### Problem to work on
Print each record exactly, with no word added or removed.

### Dataset records
'''

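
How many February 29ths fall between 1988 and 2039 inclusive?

13

Years divisible by 4: 1988, 1992, …, 2036 — 13 in all.
2000 is divisible by 400, so still leap.
No century exceptions apply. Count: 13.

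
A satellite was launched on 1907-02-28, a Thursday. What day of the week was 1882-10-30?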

'''

### Answer space
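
How many February 29ths fall between 1988 and 2039 inclusive?

13

Years divisible by 4: 1988, 1992, …, 2036 — 13 in all.
2000 is divisible by 400, so still leap.
No century exceptions apply. Count: 13.

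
A satellite was launched on 1907-02-28, a Thursday. What day of the week was 1882-10-30?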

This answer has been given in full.